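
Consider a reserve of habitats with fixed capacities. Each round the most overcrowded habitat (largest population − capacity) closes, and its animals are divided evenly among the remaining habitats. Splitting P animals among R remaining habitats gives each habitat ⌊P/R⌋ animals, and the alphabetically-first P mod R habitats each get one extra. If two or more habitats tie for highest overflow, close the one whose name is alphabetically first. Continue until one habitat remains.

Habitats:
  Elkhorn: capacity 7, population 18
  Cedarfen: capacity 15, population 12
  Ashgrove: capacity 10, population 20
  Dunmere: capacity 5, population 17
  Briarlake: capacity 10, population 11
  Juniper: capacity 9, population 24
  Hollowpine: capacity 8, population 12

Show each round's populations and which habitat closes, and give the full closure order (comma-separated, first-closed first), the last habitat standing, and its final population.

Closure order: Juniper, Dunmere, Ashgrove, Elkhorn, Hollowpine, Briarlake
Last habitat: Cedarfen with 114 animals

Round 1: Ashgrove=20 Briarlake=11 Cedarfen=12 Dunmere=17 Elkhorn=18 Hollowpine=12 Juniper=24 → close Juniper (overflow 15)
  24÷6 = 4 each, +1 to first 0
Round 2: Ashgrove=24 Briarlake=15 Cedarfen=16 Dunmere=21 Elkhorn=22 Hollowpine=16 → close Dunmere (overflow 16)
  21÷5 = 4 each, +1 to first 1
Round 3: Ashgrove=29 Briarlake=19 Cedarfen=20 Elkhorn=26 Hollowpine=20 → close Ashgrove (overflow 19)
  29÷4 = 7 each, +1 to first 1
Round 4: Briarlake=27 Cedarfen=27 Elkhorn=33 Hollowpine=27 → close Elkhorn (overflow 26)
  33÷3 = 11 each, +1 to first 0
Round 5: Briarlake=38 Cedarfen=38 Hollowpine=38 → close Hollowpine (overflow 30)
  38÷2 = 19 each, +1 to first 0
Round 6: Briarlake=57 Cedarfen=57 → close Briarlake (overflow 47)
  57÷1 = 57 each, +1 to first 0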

★ ★ ★

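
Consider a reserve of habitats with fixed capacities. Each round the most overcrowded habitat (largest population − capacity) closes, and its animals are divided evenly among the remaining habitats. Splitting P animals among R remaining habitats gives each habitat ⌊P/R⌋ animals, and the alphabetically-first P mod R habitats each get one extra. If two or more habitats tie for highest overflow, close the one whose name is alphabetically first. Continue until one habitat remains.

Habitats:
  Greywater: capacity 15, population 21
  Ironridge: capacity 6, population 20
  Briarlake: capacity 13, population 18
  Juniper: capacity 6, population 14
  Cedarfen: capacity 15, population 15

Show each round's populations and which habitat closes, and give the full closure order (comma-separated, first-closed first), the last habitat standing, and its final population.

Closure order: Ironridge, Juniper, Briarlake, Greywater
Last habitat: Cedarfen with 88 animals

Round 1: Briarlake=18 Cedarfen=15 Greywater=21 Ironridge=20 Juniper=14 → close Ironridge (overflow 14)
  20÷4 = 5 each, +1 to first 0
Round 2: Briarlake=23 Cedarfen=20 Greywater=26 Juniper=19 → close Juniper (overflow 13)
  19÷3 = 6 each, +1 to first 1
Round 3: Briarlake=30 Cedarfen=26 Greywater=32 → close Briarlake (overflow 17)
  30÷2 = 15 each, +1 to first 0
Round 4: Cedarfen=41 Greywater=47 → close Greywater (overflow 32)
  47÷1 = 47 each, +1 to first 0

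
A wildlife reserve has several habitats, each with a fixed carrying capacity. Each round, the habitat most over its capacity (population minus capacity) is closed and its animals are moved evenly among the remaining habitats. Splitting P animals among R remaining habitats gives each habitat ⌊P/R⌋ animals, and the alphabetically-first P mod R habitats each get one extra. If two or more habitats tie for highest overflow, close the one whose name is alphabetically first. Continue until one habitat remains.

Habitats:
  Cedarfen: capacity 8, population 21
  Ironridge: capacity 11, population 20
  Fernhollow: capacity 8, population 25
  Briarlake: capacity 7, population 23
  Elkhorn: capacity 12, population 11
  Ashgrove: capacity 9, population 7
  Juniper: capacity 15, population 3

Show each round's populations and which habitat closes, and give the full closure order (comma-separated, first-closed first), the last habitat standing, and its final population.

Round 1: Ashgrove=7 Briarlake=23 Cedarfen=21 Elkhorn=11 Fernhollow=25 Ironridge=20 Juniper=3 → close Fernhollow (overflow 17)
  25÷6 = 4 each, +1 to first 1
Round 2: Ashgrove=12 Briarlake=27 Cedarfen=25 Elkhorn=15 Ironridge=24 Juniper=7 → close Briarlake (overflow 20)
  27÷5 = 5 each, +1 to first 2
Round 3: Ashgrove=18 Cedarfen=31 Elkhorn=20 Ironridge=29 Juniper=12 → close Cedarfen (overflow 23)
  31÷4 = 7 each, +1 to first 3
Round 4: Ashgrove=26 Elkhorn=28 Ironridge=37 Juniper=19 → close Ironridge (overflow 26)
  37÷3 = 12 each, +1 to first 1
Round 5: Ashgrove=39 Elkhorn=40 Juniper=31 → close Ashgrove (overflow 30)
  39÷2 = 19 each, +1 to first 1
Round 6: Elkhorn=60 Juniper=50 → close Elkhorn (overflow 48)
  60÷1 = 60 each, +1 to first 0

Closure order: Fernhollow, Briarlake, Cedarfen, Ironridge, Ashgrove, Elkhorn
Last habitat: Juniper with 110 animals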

★ ★ ★

ACTIVITY -> The expected output is exactly the lines of the listing above between the line holding "Cedarfen: capacity 8, population 21" and the line holding "Juniper: capacity 15, population 3", inclusive.

EXERCISE RESULT ->
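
  Cedarfen: capacity 8, population 21
  Ironridge: capacity 11, population 20
  Fernhollow: capacity 8, population 25
  Briarlake: capacity 7, population 23
  Elkhorn: capacity 12, population 11
  Ashgrove: capacity 9, population 7
  Juniper: capacity 15, population 3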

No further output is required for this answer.